◆ What you should do:
Write out, word for word, the part of the listing below that opens with the line containing "On Nov 2, 2007, the" and closes with the line containing "A recruiter is", keeping both of those lines and adding no others.
+-------+
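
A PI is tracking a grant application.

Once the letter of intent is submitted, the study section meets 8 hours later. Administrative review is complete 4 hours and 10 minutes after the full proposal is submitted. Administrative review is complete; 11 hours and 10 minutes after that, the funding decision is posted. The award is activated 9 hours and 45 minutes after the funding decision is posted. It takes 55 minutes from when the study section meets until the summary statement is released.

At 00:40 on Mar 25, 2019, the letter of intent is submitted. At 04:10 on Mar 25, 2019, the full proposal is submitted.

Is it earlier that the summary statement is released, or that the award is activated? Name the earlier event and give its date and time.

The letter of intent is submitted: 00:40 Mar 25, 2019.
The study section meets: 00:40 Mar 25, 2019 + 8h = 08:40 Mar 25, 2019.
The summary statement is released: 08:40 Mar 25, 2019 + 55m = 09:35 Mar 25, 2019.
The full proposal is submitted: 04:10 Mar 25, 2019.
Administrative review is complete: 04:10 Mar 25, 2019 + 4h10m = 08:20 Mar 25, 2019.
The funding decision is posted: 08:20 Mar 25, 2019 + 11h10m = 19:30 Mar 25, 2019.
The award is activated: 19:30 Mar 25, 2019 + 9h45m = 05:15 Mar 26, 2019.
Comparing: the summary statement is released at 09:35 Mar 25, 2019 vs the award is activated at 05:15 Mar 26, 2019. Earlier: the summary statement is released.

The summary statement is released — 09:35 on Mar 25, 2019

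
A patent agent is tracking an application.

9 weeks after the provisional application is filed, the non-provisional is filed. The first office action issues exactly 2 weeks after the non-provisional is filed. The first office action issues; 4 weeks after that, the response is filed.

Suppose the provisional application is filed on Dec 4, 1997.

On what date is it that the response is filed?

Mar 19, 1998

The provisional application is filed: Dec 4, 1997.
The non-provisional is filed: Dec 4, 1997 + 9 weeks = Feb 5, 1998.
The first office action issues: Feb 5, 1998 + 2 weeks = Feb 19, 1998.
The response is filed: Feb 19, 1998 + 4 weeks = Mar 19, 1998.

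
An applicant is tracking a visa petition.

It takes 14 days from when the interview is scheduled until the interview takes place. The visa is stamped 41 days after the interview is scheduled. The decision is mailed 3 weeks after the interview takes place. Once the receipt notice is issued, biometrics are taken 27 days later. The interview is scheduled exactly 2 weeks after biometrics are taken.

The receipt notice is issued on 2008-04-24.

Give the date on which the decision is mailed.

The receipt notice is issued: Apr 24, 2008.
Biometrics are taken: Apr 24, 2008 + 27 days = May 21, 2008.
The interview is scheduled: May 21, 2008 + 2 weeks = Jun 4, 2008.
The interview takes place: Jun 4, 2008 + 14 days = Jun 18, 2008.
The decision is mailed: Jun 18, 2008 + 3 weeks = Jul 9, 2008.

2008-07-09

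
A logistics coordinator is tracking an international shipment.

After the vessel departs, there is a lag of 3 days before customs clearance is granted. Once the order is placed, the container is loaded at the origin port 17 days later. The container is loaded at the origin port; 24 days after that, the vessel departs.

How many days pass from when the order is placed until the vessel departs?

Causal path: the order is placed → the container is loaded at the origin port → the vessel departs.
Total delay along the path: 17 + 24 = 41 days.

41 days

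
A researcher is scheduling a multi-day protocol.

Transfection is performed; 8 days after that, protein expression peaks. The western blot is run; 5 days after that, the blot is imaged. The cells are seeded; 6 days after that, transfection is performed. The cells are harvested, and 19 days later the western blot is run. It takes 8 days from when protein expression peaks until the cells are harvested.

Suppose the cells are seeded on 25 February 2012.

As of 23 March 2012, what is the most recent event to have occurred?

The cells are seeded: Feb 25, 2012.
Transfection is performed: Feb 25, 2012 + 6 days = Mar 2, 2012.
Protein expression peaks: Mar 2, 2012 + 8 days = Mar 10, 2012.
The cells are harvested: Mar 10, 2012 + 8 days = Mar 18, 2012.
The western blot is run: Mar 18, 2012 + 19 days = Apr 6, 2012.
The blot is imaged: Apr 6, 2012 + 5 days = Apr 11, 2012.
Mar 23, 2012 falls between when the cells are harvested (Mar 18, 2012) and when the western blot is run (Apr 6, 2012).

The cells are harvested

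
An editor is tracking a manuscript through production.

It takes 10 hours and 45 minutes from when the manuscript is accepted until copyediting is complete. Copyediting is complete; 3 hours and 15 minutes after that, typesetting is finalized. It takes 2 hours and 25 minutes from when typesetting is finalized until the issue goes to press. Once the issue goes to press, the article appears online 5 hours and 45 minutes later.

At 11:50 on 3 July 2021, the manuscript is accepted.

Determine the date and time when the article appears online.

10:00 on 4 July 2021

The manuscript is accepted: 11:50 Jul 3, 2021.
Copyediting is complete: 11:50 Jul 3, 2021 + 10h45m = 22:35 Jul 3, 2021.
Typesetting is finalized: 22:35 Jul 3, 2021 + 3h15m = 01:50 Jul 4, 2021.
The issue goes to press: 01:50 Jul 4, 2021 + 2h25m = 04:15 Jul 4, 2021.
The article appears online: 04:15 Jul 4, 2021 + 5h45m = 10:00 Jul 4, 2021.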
+-------+
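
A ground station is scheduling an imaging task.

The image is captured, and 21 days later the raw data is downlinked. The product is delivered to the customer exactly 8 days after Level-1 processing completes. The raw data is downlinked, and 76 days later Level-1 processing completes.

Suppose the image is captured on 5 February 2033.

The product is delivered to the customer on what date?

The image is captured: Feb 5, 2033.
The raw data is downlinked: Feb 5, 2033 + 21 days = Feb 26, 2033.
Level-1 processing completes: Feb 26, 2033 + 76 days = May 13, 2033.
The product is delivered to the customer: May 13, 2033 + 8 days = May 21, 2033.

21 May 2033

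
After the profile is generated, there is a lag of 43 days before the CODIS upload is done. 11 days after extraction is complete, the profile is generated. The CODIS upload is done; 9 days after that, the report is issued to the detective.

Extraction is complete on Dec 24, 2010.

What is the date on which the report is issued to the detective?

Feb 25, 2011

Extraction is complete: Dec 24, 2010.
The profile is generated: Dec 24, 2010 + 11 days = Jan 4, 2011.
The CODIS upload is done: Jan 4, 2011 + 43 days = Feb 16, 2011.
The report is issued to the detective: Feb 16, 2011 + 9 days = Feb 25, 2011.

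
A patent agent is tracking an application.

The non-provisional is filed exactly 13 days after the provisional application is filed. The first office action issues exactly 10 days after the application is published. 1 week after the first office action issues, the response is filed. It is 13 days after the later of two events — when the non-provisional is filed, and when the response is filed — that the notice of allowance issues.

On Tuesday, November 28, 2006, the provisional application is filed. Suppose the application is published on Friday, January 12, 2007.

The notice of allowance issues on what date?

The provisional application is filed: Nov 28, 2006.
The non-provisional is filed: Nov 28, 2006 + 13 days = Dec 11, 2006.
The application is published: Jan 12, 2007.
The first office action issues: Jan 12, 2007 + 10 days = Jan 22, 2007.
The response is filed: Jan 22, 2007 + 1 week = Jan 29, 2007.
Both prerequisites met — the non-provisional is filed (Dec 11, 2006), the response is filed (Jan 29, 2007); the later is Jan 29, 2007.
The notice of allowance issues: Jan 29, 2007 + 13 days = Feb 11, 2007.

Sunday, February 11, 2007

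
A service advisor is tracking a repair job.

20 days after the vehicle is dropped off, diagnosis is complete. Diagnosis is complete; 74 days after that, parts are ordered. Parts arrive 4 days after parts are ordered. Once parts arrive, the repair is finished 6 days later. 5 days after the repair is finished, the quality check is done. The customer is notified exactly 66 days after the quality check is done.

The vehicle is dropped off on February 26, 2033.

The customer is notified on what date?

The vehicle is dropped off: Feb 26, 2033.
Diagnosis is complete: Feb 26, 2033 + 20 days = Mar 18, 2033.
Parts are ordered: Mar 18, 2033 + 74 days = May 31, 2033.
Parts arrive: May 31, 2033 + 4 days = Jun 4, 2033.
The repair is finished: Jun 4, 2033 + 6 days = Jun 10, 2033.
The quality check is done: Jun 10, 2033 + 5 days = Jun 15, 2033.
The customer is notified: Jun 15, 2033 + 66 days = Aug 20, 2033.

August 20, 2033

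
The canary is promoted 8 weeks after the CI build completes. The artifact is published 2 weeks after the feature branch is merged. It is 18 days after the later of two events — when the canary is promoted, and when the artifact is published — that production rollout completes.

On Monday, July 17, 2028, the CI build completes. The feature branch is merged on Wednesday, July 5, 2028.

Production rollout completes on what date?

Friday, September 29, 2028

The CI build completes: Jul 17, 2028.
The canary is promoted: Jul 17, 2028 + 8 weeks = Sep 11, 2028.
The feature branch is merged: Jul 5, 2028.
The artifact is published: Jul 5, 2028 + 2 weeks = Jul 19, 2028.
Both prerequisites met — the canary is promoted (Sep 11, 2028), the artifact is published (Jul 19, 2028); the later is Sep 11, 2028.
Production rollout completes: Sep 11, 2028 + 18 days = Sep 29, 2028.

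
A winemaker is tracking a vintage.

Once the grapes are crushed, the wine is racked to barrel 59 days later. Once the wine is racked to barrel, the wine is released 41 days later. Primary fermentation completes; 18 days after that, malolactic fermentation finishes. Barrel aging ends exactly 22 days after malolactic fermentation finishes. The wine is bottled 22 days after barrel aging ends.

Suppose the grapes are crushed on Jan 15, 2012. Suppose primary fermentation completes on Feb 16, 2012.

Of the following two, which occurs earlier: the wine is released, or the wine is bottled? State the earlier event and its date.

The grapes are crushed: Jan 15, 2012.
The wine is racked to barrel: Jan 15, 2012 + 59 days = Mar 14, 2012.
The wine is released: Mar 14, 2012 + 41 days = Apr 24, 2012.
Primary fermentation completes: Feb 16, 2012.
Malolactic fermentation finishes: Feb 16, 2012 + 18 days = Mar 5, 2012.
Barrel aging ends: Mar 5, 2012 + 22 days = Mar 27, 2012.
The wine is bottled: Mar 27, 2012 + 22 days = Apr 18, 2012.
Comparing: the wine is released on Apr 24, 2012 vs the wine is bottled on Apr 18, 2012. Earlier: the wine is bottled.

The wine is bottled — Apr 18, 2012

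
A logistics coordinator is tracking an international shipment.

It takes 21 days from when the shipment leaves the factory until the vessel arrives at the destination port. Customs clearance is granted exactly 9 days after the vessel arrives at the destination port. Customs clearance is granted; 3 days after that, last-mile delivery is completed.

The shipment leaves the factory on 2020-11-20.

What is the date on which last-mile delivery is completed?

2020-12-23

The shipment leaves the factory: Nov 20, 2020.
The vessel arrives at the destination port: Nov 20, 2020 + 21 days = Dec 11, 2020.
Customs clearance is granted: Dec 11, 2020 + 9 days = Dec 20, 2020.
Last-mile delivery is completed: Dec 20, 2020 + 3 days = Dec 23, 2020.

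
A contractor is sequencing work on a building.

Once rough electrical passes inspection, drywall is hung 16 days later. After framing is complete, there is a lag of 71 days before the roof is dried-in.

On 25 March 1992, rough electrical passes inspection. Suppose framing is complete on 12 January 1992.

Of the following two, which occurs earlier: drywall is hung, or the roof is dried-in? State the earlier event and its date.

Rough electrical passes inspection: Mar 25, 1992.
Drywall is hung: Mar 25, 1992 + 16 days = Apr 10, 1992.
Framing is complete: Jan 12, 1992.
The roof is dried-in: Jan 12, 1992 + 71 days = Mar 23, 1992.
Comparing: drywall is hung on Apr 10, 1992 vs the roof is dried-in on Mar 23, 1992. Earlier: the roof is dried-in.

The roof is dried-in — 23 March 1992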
+-------+
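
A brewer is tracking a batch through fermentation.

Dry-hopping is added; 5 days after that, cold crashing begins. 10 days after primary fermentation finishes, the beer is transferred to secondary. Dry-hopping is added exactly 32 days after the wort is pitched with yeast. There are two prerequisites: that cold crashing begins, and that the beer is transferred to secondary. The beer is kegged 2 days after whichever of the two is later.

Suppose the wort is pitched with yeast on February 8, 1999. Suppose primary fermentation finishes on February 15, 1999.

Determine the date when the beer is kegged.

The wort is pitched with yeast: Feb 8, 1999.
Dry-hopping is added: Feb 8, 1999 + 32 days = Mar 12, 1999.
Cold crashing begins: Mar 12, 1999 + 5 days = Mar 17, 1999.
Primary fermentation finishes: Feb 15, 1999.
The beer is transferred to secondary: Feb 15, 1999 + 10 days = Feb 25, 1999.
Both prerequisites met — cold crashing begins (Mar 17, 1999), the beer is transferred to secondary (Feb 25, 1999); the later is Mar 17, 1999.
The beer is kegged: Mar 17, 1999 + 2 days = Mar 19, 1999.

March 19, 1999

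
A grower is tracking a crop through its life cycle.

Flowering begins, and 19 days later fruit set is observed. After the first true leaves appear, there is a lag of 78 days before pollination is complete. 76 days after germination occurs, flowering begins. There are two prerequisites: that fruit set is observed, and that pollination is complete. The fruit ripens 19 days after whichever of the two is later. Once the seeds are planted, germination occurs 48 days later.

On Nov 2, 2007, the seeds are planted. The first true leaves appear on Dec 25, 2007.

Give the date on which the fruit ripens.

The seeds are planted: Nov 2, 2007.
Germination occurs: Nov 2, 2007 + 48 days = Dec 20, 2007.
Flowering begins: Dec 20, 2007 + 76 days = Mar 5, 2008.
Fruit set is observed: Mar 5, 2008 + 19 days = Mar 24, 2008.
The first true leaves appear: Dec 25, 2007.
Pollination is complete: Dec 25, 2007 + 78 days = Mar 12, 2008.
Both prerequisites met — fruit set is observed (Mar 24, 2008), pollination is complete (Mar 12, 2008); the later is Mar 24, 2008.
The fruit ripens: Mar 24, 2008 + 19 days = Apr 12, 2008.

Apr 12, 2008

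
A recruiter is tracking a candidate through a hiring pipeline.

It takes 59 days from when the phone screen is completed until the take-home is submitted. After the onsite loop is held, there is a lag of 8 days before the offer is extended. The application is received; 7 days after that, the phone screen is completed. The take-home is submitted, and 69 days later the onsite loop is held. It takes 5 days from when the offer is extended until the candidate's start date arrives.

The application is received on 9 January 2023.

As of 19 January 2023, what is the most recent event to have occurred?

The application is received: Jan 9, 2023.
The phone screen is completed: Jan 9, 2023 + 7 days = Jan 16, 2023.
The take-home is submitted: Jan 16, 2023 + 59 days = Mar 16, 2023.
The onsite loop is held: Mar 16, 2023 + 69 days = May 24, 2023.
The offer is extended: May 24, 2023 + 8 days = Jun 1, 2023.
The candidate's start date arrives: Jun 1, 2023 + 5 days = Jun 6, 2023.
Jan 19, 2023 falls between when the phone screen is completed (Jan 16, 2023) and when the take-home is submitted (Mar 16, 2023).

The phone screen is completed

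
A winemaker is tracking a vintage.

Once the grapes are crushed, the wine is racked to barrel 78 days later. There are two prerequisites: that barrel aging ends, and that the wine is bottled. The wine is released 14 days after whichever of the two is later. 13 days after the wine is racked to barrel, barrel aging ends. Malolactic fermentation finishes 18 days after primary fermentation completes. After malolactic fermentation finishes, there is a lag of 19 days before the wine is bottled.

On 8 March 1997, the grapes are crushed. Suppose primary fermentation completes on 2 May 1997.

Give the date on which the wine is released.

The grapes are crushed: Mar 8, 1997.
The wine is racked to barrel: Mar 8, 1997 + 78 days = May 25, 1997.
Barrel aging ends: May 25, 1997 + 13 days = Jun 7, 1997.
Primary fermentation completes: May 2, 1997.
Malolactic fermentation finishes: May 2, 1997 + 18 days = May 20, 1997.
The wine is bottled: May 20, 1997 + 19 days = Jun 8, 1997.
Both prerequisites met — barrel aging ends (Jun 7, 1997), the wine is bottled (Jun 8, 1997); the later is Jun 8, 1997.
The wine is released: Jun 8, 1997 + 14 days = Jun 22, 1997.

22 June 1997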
+-------+
◆ Result of the exercise:
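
On Nov 2, 2007, the seeds are planted. The first true leaves appear on Dec 25, 2007.

Give the date on which the fruit ripens.

The seeds are planted: Nov 2, 2007.
Germination occurs: Nov 2, 2007 + 48 days = Dec 20, 2007.
Flowering begins: Dec 20, 2007 + 76 days = Mar 5, 2008.
Fruit set is observed: Mar 5, 2008 + 19 days = Mar 24, 2008.
The first true leaves appear: Dec 25, 2007.
Pollination is complete: Dec 25, 2007 + 78 days = Mar 12, 2008.
Both prerequisites met — fruit set is observed (Mar 24, 2008), pollination is complete (Mar 12, 2008); the later is Mar 24, 2008.
The fruit ripens: Mar 24, 2008 + 19 days = Apr 12, 2008.

Apr 12, 2008

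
A recruiter is tracking a candidate through a hiring pipeline.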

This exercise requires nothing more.